Dataset entries
=-=-=
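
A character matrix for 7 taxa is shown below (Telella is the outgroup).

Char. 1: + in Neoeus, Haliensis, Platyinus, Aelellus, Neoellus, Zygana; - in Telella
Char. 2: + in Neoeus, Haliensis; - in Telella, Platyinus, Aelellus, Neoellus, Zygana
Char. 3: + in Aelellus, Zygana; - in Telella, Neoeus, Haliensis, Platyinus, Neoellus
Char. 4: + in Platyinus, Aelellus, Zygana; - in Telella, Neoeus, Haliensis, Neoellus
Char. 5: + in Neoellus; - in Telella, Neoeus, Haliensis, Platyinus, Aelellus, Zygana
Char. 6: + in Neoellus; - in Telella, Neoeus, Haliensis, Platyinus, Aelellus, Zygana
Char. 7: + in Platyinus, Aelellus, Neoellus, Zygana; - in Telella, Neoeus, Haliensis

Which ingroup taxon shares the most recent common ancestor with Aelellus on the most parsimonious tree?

Zygana

The outgroup has state '-' for every character, so '+' is the derived state throughout.
All ingroup taxa share the derived state '+' for Char. 1; it defines the ingroup but does not resolve relationships within it.
Char. 2 (derived state '+') is shared by Haliensis and Neoeus — a synapomorphy uniting that clade.
Char. 3: derived state '+' in Aelellus and Zygana only — synapomorphy for {Aelellus, Zygana}.
Char. 4: derived state '+' in Aelellus, Platyinus, and Zygana only — synapomorphy for {Aelellus, Platyinus, Zygana}.
Char. 5: derived state '+' in Neoellus only — an autapomorphy, so it tells us nothing about relationships among taxa.
Char. 6 (derived state '+') is unique to Neoellus (autapomorphy; uninformative for grouping).
Char. 7 (derived state '+') is shared by Aelellus, Neoellus, Platyinus, and Zygana — a synapomorphy uniting that clade.
Most parsimonious ingroup topology: ((Neoeus,Haliensis),((Platyinus,(Aelellus,Zygana)),Neoellus)).
Aelellus and Zygana form a cherry on this tree, so they are sister taxa.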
=-=-=
Aim of the exercise
The answer must be a verbatim transcription of the entries above, from the first line through the line that contains "Char. 7: + in", and nothing more.

Result for this task
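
A character matrix for 7 taxa is shown below (Telella is the outgroup).

Char. 1: + in Neoeus, Haliensis, Platyinus, Aelellus, Neoellus, Zygana; - in Telella
Char. 2: + in Neoeus, Haliensis; - in Telella, Platyinus, Aelellus, Neoellus, Zygana
Char. 3: + in Aelellus, Zygana; - in Telella, Neoeus, Haliensis, Platyinus, Neoellus
Char. 4: + in Platyinus, Aelellus, Zygana; - in Telella, Neoeus, Haliensis, Neoellus
Char. 5: + in Neoellus; - in Telella, Neoeus, Haliensis, Platyinus, Aelellus, Zygana
Char. 6: + in Neoellus; - in Telella, Neoeus, Haliensis, Platyinus, Aelellus, Zygana
Char. 7: + in Platyinus, Aelellus, Neoellus, Zygana; - in Telella, Neoeus, Haliensis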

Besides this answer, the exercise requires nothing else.